Work to be completed — Please set down the records exactly, keeping every line.

▼

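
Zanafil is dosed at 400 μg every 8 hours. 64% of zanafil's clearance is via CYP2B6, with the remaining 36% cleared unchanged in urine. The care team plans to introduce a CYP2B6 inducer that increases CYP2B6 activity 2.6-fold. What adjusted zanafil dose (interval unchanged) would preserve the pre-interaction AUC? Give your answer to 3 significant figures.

810 μg

The CYP2B6 pathway (64% of clearance) rises to 2.6× activity: 0.64 × 2.6 = 1.664.
The remaining 36% of clearance is unaffected.
New clearance relative to baseline: 1.664 + 0.36 = 2.024.
To maintain the same steady-state level, dose must scale with clearance: new dose = 400 × 2.024 = 810 μg.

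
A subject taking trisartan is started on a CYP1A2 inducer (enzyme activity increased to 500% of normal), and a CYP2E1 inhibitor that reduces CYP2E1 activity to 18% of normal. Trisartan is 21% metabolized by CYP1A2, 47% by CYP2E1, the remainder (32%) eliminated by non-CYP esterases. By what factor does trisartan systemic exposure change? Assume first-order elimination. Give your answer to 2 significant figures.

0.69

The CYP1A2 pathway (21% of clearance) increases to 5× activity: 0.21 × 5 = 1.05.
The CYP2E1 pathway (47% of clearance) falls to 0.18× activity: 0.47 × 0.18 = 0.0846.
Non-CYP routes (32%) are unchanged.
Relative clearance = 1.05 + 0.0846 + 0.32 = 1.4546.
Systemic exposure ∝ 1/CL: fold-change = 1 / 1.4546 = 0.69.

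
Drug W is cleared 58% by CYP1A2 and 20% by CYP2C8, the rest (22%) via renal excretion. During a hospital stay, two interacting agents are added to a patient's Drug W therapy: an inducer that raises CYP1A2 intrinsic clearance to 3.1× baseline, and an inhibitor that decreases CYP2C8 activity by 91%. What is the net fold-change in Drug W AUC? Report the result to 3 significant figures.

The CYP1A2 pathway (58% of clearance) increases to 3.1× activity: 0.58 × 3.1 = 1.798.
The CYP2C8 pathway (20% of clearance) falls to 0.09× activity: 0.2 × 0.09 = 0.018.
The remaining 22% of clearance is unaffected.
New clearance relative to baseline: 1.798 + 0.018 + 0.22 = 2.036.
Because AUC varies inversely with clearance, the combined effect is 1 / 2.036 = 0.491.

0.491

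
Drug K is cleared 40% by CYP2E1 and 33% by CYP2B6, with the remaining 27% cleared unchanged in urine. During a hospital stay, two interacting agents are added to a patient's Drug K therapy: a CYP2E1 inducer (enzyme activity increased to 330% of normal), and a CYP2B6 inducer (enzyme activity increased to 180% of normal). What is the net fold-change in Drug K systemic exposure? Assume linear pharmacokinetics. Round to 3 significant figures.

CYP2E1: 0.4 × 3.3 = 1.32
CYP2B6: 0.33 × 1.8 = 0.594
Other: 0.27 (unchanged)
New clearance relative to baseline: 1.32 + 0.594 + 0.27 = 2.184.
Systemic exposure ∝ 1/CL: fold-change = 1 / 2.184 = 0.458.

0.458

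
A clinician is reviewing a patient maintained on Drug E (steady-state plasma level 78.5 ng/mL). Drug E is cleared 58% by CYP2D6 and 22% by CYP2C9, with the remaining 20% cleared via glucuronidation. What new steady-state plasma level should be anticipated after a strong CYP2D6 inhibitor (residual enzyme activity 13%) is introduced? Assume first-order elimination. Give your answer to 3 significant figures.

CYP2D6: 0.58 × 0.13 = 0.0754
CYP2C9: 0.22 (unchanged)
Other: 0.2 (unchanged)
New clearance relative to baseline: 0.0754 + 0.22 + 0.2 = 0.4954.
New steady-state plasma level = baseline ÷ relative clearance = 78.5 / 0.4954 = 158 ng/mL.

158 ng/mL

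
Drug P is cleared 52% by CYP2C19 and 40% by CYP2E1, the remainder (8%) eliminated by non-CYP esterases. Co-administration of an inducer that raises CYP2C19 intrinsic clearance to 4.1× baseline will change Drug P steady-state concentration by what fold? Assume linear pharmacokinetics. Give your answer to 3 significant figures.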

▲

Answer to this exercise —
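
Zanafil is dosed at 400 μg every 8 hours. 64% of zanafil's clearance is via CYP2B6, with the remaining 36% cleared unchanged in urine. The care team plans to introduce a CYP2B6 inducer that increases CYP2B6 activity 2.6-fold. What adjusted zanafil dose (interval unchanged) would preserve the pre-interaction AUC? Give your answer to 3 significant figures.

810 μg

The CYP2B6 pathway (64% of clearance) rises to 2.6× activity: 0.64 × 2.6 = 1.664.
The remaining 36% of clearance is unaffected.
New clearance relative to baseline: 1.664 + 0.36 = 2.024.
To maintain the same steady-state level, dose must scale with clearance: new dose = 400 × 2.024 = 810 μg.

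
A subject taking trisartan is started on a CYP1A2 inducer (enzyme activity increased to 500% of normal), and a CYP2E1 inhibitor that reduces CYP2E1 activity to 18% of normal. Trisartan is 21% metabolized by CYP1A2, 47% by CYP2E1, the remainder (32%) eliminated by non-CYP esterases. By what factor does trisartan systemic exposure change? Assume first-order elimination. Give your answer to 2 significant figures.

0.69

The CYP1A2 pathway (21% of clearance) increases to 5× activity: 0.21 × 5 = 1.05.
The CYP2E1 pathway (47% of clearance) falls to 0.18× activity: 0.47 × 0.18 = 0.0846.
Non-CYP routes (32%) are unchanged.
Relative clearance = 1.05 + 0.0846 + 0.32 = 1.4546.
Systemic exposure ∝ 1/CL: fold-change = 1 / 1.4546 = 0.69.

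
Drug W is cleared 58% by CYP1A2 and 20% by CYP2C8, the rest (22%) via renal excretion. During a hospital stay, two interacting agents are added to a patient's Drug W therapy: an inducer that raises CYP1A2 intrinsic clearance to 3.1× baseline, and an inhibitor that decreases CYP2C8 activity by 91%. What is the net fold-change in Drug W AUC? Report the result to 3 significant figures.

The CYP1A2 pathway (58% of clearance) increases to 3.1× activity: 0.58 × 3.1 = 1.798.
The CYP2C8 pathway (20% of clearance) falls to 0.09× activity: 0.2 × 0.09 = 0.018.
The remaining 22% of clearance is unaffected.
New clearance relative to baseline: 1.798 + 0.018 + 0.22 = 2.036.
Because AUC varies inversely with clearance, the combined effect is 1 / 2.036 = 0.491.

0.491

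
Drug K is cleared 40% by CYP2E1 and 33% by CYP2B6, with the remaining 27% cleared unchanged in urine. During a hospital stay, two interacting agents are added to a patient's Drug K therapy: a CYP2E1 inducer (enzyme activity increased to 330% of normal), and a CYP2B6 inducer (enzyme activity increased to 180% of normal). What is the net fold-change in Drug K systemic exposure? Assume linear pharmacokinetics. Round to 3 significant figures.

CYP2E1: 0.4 × 3.3 = 1.32
CYP2B6: 0.33 × 1.8 = 0.594
Other: 0.27 (unchanged)
New clearance relative to baseline: 1.32 + 0.594 + 0.27 = 2.184.
Systemic exposure ∝ 1/CL: fold-change = 1 / 2.184 = 0.458.

0.458

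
A clinician is reviewing a patient maintained on Drug E (steady-state plasma level 78.5 ng/mL). Drug E is cleared 58% by CYP2D6 and 22% by CYP2C9, with the remaining 20% cleared via glucuronidation. What new steady-state plasma level should be anticipated after a strong CYP2D6 inhibitor (residual enzyme activity 13%) is introduced? Assume first-order elimination. Give your answer to 3 significant figures.

CYP2D6: 0.58 × 0.13 = 0.0754
CYP2C9: 0.22 (unchanged)
Other: 0.2 (unchanged)
New clearance relative to baseline: 0.0754 + 0.22 + 0.2 = 0.4954.
New steady-state plasma level = baseline ÷ relative clearance = 78.5 / 0.4954 = 158 ng/mL.

158 ng/mL

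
Drug P is cleared 52% by CYP2C19 and 40% by CYP2E1, the remainder (8%) eliminated by non-CYP esterases. Co-administration of an inducer that raises CYP2C19 intrinsic clearance to 4.1× baseline will change Drug P steady-state concentration by what fold? Assume linear pharmacokinetics. Give your answer to 3 significant figures.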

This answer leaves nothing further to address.